# TASK INSTRUCTIONS:
Repeat the listing below word for word, leaving nothing out.

START GIVEN INFORMATION

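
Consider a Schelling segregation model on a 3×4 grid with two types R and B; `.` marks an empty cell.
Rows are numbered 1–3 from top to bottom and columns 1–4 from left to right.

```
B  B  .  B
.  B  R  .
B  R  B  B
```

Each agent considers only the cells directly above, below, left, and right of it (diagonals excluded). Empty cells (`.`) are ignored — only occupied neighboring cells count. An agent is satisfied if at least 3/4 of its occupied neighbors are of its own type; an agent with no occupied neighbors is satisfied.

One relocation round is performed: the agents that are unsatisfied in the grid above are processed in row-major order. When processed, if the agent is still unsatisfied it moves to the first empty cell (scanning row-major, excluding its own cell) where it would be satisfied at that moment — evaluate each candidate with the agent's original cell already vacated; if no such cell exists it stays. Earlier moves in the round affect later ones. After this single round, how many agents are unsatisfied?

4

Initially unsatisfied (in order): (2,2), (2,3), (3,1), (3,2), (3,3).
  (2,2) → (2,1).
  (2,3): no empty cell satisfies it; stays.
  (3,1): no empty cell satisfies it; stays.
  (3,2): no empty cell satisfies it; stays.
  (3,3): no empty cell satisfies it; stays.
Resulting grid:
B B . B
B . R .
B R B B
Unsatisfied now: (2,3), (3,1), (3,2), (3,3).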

END GIVEN INFORMATION

# RESPONSE TO THIS EXERCISE:
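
Consider a Schelling segregation model on a 3×4 grid with two types R and B; `.` marks an empty cell.
Rows are numbered 1–3 from top to bottom and columns 1–4 from left to right.

```
B  B  .  B
.  B  R  .
B  R  B  B
```

Each agent considers only the cells directly above, below, left, and right of it (diagonals excluded). Empty cells (`.`) are ignored — only occupied neighboring cells count. An agent is satisfied if at least 3/4 of its occupied neighbors are of its own type; an agent with no occupied neighbors is satisfied.

One relocation round is performed: the agents that are unsatisfied in the grid above are processed in row-major order. When processed, if the agent is still unsatisfied it moves to the first empty cell (scanning row-major, excluding its own cell) where it would be satisfied at that moment — evaluate each candidate with the agent's original cell already vacated; if no such cell exists it stays. Earlier moves in the round affect later ones. After this single round, how many agents are unsatisfied?

4

Initially unsatisfied (in order): (2,2), (2,3), (3,1), (3,2), (3,3).
  (2,2) → (2,1).
  (2,3): no empty cell satisfies it; stays.
  (3,1): no empty cell satisfies it; stays.
  (3,2): no empty cell satisfies it; stays.
  (3,3): no empty cell satisfies it; stays.
Resulting grid:
B B . B
B . R .
B R B B
Unsatisfied now: (2,3), (3,1), (3,2), (3,3).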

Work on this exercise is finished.